**Work to complete:**
The data should be printed in full, character for character.

Available data START

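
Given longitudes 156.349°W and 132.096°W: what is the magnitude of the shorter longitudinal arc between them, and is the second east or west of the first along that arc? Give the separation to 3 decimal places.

24.253° east

Raw difference: -132.096 − -156.349 = 24.253°.
Normalise into (−180°, 180°]: 24.253° stays 24.253°.
Positive ⇒ the second point lies to the east; separation 24.253°.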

Available data END

**Solution to the problem:**
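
Given longitudes 156.349°W and 132.096°W: what is the magnitude of the shorter longitudinal arc between them, and is the second east or west of the first along that arc? Give the separation to 3 decimal places.

24.253° east

Raw difference: -132.096 − -156.349 = 24.253°.
Normalise into (−180°, 180°]: 24.253° stays 24.253°.
Positive ⇒ the second point lies to the east; separation 24.253°.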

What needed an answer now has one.